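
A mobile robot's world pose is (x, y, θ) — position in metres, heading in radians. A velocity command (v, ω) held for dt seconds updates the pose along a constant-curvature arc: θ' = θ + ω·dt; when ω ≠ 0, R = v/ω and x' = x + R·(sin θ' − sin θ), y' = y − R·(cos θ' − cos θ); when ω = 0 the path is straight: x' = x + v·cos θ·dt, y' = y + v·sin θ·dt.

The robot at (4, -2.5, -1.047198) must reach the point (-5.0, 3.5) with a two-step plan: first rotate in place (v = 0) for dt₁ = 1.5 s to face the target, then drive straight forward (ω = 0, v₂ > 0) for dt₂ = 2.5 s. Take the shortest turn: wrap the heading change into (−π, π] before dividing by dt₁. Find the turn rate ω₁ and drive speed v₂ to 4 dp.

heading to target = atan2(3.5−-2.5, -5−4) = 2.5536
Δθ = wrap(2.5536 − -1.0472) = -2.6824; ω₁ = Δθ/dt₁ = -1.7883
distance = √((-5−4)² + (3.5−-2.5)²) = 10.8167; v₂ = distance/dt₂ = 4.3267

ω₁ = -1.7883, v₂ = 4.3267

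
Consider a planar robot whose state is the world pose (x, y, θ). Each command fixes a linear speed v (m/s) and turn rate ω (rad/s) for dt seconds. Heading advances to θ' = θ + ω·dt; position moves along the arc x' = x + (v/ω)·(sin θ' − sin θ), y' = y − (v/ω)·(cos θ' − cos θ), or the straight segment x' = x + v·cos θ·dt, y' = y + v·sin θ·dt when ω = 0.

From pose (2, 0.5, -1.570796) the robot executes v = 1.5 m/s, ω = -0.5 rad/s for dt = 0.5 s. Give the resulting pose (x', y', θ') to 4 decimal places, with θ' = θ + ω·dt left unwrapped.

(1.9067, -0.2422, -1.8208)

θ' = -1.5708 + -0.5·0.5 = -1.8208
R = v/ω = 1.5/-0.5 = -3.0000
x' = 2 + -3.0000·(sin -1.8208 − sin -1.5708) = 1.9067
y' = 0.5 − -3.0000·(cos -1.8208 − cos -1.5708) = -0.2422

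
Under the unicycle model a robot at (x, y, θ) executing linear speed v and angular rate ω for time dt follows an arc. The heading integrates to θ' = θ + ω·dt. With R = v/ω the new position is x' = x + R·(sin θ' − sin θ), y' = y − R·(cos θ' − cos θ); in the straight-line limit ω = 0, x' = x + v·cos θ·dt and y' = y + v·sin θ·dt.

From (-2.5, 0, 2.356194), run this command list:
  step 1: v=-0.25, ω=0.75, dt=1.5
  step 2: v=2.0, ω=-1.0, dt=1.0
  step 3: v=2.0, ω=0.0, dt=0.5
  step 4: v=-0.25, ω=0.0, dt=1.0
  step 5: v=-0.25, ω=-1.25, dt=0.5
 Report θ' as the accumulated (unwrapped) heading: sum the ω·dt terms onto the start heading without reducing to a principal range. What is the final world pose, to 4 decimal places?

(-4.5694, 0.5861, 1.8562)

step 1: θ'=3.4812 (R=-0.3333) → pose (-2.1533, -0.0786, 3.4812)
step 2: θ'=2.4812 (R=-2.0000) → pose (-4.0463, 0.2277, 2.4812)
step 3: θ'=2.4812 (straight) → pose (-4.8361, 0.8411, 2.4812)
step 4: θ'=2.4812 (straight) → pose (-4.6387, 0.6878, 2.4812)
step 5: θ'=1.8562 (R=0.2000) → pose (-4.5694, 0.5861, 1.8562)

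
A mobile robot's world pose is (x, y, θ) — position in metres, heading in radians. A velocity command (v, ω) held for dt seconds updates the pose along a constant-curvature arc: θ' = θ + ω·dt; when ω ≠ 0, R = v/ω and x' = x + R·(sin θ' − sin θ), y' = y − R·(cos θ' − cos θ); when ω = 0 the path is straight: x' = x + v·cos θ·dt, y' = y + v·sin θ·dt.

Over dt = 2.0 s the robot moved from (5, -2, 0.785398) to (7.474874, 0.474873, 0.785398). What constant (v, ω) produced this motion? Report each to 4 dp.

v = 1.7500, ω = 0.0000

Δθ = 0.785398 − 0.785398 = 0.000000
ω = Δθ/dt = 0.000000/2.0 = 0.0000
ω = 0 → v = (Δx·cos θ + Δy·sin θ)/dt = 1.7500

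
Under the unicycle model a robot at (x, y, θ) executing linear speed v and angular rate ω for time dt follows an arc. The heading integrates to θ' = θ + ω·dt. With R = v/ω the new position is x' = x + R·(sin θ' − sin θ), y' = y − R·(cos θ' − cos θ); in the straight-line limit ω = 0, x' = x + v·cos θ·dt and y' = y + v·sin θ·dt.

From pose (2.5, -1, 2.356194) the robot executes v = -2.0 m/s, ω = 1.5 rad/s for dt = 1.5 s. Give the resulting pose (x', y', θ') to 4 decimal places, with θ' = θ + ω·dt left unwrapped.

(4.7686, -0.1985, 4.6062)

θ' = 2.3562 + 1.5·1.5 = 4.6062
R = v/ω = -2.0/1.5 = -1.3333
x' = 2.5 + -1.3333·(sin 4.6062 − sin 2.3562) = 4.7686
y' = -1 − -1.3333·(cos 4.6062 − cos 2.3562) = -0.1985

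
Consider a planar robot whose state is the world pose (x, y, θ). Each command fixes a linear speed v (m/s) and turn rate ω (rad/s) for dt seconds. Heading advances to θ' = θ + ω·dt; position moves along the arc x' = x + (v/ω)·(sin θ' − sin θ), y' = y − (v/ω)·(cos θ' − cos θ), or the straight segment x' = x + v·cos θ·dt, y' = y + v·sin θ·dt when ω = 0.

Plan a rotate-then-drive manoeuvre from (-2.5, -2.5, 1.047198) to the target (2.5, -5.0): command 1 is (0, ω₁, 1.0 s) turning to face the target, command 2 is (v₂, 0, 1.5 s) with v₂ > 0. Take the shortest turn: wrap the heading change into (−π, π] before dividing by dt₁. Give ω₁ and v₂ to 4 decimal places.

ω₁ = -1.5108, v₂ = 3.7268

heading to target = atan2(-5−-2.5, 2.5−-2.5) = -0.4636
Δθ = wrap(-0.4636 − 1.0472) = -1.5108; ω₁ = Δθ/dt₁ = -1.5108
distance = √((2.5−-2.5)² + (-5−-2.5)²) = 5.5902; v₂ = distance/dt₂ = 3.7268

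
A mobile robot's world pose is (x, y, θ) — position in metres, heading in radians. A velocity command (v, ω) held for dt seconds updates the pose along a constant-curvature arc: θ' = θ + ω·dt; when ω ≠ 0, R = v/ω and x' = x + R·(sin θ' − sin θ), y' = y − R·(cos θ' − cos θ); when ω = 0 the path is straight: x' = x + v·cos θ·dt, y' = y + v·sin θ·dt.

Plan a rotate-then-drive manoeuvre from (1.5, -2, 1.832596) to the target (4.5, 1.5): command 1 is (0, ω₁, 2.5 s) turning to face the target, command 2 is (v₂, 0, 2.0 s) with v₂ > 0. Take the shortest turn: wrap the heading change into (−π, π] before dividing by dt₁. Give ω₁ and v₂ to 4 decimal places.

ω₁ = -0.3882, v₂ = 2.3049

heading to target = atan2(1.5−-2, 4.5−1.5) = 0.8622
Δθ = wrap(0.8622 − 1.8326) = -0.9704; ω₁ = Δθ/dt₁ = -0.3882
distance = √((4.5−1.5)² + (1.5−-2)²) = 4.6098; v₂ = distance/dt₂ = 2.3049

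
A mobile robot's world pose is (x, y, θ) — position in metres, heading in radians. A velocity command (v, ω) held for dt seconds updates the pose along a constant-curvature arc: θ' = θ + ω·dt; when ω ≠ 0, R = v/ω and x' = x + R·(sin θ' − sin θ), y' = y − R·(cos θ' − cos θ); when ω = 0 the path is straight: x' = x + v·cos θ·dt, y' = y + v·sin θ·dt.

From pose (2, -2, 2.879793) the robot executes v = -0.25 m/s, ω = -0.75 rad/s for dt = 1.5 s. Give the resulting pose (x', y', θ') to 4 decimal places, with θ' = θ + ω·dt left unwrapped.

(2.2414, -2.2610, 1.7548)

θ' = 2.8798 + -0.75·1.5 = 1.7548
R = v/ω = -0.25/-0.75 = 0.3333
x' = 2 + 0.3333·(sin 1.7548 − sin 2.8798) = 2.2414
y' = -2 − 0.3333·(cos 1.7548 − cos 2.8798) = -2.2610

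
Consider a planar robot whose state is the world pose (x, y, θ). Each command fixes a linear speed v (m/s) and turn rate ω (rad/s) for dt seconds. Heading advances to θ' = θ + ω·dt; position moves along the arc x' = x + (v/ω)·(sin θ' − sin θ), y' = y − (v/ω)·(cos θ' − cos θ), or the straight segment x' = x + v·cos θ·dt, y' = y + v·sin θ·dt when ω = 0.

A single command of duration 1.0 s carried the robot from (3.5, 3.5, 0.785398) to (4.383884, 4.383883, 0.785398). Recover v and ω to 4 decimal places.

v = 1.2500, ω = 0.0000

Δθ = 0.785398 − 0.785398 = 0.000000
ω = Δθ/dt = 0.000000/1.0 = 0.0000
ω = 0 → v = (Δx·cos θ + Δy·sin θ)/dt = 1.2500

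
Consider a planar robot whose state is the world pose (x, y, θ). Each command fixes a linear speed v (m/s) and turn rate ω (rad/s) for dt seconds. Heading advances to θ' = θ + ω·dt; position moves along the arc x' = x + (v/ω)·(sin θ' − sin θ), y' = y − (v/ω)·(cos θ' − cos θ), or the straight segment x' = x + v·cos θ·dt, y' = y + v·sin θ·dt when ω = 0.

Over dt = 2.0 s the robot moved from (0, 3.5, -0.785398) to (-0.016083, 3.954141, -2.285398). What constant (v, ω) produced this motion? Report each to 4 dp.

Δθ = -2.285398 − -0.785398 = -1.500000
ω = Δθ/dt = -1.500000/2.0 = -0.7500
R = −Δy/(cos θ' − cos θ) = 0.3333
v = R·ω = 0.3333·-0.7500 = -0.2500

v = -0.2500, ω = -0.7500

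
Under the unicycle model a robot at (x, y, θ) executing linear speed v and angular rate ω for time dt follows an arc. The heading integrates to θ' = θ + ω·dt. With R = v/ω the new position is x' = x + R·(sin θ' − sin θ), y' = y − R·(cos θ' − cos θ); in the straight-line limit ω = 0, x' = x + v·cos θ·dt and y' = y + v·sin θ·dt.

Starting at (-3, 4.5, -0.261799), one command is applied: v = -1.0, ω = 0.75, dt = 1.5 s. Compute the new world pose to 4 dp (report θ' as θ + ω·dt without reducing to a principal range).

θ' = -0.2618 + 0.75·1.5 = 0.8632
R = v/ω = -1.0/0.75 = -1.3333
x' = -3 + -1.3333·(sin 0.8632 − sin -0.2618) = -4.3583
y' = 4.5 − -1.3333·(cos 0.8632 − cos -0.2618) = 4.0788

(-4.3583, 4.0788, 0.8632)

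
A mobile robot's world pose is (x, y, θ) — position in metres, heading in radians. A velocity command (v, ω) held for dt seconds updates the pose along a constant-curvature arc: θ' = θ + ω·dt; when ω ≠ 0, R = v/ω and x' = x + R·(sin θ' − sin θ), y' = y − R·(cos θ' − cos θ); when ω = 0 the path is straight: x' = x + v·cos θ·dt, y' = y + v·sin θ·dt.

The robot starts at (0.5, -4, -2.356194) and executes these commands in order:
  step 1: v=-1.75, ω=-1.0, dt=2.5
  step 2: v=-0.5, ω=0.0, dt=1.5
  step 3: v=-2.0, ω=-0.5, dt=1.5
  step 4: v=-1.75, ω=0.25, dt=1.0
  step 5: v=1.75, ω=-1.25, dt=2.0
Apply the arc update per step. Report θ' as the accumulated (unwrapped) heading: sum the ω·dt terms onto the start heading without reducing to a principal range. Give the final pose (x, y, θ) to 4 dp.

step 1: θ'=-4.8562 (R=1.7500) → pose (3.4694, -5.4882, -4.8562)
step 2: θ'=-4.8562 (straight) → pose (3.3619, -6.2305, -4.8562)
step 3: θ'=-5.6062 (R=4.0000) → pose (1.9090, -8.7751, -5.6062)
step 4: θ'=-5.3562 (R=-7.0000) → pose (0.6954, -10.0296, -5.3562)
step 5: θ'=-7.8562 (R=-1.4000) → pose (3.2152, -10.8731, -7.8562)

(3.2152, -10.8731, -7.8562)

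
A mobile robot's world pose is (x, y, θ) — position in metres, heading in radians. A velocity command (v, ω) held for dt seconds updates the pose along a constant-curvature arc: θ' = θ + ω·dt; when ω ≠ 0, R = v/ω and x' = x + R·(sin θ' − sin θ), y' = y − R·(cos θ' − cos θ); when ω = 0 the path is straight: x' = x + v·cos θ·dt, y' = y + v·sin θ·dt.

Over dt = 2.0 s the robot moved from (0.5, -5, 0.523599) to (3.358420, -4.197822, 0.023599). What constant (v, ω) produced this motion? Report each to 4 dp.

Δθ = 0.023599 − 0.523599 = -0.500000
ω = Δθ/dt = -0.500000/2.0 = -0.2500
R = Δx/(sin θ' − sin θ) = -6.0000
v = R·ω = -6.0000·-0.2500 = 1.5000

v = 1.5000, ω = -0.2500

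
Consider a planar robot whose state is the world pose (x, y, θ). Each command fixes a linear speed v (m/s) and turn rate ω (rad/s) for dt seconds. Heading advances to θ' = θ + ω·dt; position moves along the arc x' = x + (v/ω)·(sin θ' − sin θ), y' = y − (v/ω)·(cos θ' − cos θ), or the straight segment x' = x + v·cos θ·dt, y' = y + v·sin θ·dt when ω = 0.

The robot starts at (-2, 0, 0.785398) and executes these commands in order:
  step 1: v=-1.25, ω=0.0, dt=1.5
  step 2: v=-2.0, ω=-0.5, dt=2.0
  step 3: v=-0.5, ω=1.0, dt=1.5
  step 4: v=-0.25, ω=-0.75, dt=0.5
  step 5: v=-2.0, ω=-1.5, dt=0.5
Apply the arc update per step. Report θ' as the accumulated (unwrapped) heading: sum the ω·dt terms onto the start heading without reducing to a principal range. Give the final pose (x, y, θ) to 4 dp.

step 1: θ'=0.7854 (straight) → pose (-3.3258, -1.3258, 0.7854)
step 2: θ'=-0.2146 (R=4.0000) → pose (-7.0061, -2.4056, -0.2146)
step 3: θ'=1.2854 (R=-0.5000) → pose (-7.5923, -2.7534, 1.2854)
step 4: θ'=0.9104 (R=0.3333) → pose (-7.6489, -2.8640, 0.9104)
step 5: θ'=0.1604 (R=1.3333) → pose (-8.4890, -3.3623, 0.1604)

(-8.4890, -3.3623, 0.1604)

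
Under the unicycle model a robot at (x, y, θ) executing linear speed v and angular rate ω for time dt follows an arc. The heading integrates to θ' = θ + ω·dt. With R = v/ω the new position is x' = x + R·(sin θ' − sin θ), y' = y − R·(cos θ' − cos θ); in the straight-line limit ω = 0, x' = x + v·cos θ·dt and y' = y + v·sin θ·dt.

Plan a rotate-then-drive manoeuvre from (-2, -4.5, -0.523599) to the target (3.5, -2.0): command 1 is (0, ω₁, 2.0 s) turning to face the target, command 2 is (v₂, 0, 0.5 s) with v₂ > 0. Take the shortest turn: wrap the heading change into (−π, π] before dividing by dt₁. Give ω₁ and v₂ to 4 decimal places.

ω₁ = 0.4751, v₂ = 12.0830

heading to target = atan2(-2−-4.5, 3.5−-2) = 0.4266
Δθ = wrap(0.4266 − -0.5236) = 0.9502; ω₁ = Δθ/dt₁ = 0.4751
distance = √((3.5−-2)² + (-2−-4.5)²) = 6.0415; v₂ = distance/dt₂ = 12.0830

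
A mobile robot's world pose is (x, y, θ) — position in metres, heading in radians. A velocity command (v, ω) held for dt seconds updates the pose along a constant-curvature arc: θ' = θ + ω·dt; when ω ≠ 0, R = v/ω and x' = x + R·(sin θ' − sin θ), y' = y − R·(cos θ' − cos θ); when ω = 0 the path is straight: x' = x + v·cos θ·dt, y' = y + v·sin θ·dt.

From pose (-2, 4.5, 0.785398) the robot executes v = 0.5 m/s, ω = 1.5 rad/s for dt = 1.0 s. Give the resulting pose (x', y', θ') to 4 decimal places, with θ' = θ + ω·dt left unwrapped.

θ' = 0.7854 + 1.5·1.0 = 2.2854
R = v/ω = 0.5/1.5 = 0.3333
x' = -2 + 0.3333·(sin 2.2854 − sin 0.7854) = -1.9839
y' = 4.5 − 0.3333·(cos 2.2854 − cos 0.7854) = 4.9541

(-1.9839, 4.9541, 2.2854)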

****************

The response consists of the lines above that contain "starts".

Output below →
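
The robot starts at (0.5, -4, -2.356194) and executes these commands in order:
The robot starts at (-2, 0, 0.785398) and executes these commands in order: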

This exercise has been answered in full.